> **RECORDS SHOWN**:
--------------------------------

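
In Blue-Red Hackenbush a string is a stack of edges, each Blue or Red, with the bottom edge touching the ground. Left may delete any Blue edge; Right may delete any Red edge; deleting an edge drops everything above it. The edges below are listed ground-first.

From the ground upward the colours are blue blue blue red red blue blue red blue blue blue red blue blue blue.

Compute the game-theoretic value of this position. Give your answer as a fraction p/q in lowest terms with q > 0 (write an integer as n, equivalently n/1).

9967/4096

Build v(s[:k]) for k = 1..15, string s = blue blue blue red red blue blue red blue blue blue red blue blue blue.
v_1 [b]  L=[0]  R=[]  — 1
v_2 [bb]  L=[0 1]  R=[]  — 2
v_3 [bbb]  L=[0 1 2]  R=[]  — 3
v_4 [bbbr]  L=[0 1 2]  R=[3]  — 5/2
v_5 [bbbrr]  L=[0 1 2]  R=[5/2 3]  — 9/4
v_6 [bbbrrb]  L=[0 1 2 9/4]  R=[5/2 3]  — 19/8
v_7 [bbbrrbb]  L=[0 1 2 9/4 19/8]  R=[5/2 3]  — 39/16
v_8 [bbbrrbbr]  L=[0 1 2 9/4 19/8]  R=[39/16 5/2 3]  — 77/32
v_9 [bbbrrbbrb]  L=[0 1 2 9/4 19/8 77/32]  R=[39/16 5/2 3]  — 155/64
v_10 [bbbrrbbrbb]  L=[0 1 2 9/4 19/8 77/32 155/64]  R=[39/16 5/2 3]  — 311/128
v_11 [bbbrrbbrbbb]  L=[0 1 2 9/4 19/8 77/32 155/64 311/128]  R=[39/16 5/2 3]  — 623/256
v_12 [bbbrrbbrbbbr]  L=[0 1 2 9/4 19/8 77/32 155/64 311/128]  R=[623/256 39/16 5/2 3]  — 1245/512
v_13 [bbbrrbbrbbbrb]  L=[0 1 2 9/4 19/8 77/32 155/64 311/128 1245/512]  R=[623/256 39/16 5/2 3]  — 2491/1024
v_14 [bbbrrbbrbbbrbb]  L=[0 1 2 9/4 19/8 77/32 155/64 311/128 1245/512 2491/1024]  R=[623/256 39/16 5/2 3]  — 4983/2048
v_15 [bbbrrbbrbbbrbbb]  L=[0 1 2 9/4 19/8 77/32 155/64 311/128 1245/512 2491/1024 4983/2048]  R=[623/256 39/16 5/2 3]  — 9967/4096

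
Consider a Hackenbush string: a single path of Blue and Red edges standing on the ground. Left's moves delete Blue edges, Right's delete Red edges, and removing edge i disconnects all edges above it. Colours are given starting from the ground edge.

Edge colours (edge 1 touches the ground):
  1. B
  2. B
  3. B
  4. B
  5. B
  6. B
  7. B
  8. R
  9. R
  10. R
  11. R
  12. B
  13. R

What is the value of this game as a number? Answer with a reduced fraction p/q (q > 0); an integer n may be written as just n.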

--------------------------------

> **TASK DIRECTIONS**: All of the entries must be quoted exactly; please include each one.

> **SOLUTION TO THIS PROBLEM**:
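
In Blue-Red Hackenbush a string is a stack of edges, each Blue or Red, with the bottom edge touching the ground. Left may delete any Blue edge; Right may delete any Red edge; deleting an edge drops everything above it. The edges below are listed ground-first.

From the ground upward the colours are blue blue blue red red blue blue red blue blue blue red blue blue blue.

Compute the game-theoretic value of this position. Give your answer as a fraction p/q in lowest terms with q > 0 (write an integer as n, equivalently n/1).

9967/4096

Build v(s[:k]) for k = 1..15, string s = blue blue blue red red blue blue red blue blue blue red blue blue blue.
v_1 [b]  L=[0]  R=[]  — 1
v_2 [bb]  L=[0 1]  R=[]  — 2
v_3 [bbb]  L=[0 1 2]  R=[]  — 3
v_4 [bbbr]  L=[0 1 2]  R=[3]  — 5/2
v_5 [bbbrr]  L=[0 1 2]  R=[5/2 3]  — 9/4
v_6 [bbbrrb]  L=[0 1 2 9/4]  R=[5/2 3]  — 19/8
v_7 [bbbrrbb]  L=[0 1 2 9/4 19/8]  R=[5/2 3]  — 39/16
v_8 [bbbrrbbr]  L=[0 1 2 9/4 19/8]  R=[39/16 5/2 3]  — 77/32
v_9 [bbbrrbbrb]  L=[0 1 2 9/4 19/8 77/32]  R=[39/16 5/2 3]  — 155/64
v_10 [bbbrrbbrbb]  L=[0 1 2 9/4 19/8 77/32 155/64]  R=[39/16 5/2 3]  — 311/128
v_11 [bbbrrbbrbbb]  L=[0 1 2 9/4 19/8 77/32 155/64 311/128]  R=[39/16 5/2 3]  — 623/256
v_12 [bbbrrbbrbbbr]  L=[0 1 2 9/4 19/8 77/32 155/64 311/128]  R=[623/256 39/16 5/2 3]  — 1245/512
v_13 [bbbrrbbrbbbrb]  L=[0 1 2 9/4 19/8 77/32 155/64 311/128 1245/512]  R=[623/256 39/16 5/2 3]  — 2491/1024
v_14 [bbbrrbbrbbbrbb]  L=[0 1 2 9/4 19/8 77/32 155/64 311/128 1245/512 2491/1024]  R=[623/256 39/16 5/2 3]  — 4983/2048
v_15 [bbbrrbbrbbbrbbb]  L=[0 1 2 9/4 19/8 77/32 155/64 311/128 1245/512 2491/1024 4983/2048]  R=[623/256 39/16 5/2 3]  — 9967/4096

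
Consider a Hackenbush string: a single path of Blue and Red edges standing on the ground. Left's moves delete Blue edges, Right's delete Red edges, and removing edge i disconnects all edges above it. Colours are given starting from the ground edge.

Edge colours (edge 1 touches the ground):
  1. B
  2. B
  3. B
  4. B
  5. B
  6. B
  7. B
  8. R
  9. R
  10. R
  11. R
  12. B
  13. R

What is the value of this game as a number? Answer with a reduced fraction p/q (q > 0); an integer n may be written as just n.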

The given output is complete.